> [WORK INSTRUCTION] Starting at the first line of the entries below, output every line exactly, up to and including the line with "v4 = (0, -1.1356, 1.8374)".

(Records from a collection)
++++++++++++++++++++

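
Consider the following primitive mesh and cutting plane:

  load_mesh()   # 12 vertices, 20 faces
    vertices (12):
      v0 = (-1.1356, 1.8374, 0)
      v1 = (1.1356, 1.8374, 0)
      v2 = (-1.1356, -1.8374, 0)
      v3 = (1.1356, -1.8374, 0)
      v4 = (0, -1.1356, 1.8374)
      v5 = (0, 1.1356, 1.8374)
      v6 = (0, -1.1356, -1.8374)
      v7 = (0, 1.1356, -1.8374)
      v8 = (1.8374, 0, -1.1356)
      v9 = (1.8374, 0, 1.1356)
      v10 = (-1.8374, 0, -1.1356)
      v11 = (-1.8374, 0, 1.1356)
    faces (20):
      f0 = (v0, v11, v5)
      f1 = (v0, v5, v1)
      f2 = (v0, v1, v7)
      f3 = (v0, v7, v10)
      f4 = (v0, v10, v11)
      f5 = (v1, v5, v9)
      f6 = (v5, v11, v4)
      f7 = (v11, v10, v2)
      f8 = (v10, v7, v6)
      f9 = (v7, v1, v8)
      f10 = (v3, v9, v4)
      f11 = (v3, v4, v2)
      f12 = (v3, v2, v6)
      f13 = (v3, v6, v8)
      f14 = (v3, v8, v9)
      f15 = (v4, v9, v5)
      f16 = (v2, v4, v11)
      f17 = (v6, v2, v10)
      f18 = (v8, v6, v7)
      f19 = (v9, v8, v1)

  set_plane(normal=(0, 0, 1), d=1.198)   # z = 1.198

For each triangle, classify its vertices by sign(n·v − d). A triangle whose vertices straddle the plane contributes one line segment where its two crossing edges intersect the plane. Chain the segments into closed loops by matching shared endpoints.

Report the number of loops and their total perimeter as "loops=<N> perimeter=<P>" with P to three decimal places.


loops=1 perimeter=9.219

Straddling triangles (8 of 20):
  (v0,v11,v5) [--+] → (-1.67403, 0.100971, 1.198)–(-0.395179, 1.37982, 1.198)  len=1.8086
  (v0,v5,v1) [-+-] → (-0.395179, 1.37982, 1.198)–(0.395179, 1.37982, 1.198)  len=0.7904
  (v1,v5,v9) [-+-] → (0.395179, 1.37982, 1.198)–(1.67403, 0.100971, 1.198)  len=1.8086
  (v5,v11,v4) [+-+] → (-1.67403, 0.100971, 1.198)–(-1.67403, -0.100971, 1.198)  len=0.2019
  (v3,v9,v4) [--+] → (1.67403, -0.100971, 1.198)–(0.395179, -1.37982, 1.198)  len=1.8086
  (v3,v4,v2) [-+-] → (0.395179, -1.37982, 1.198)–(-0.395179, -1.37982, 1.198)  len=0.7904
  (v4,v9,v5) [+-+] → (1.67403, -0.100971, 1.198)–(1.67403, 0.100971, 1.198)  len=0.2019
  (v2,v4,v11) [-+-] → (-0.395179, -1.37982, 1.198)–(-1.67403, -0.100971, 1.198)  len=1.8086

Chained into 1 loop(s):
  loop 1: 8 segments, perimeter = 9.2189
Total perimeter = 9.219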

++++++++++++++++++++

> [REPLY]
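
Consider the following primitive mesh and cutting plane:

  load_mesh()   # 12 vertices, 20 faces
    vertices (12):
      v0 = (-1.1356, 1.8374, 0)
      v1 = (1.1356, 1.8374, 0)
      v2 = (-1.1356, -1.8374, 0)
      v3 = (1.1356, -1.8374, 0)
      v4 = (0, -1.1356, 1.8374)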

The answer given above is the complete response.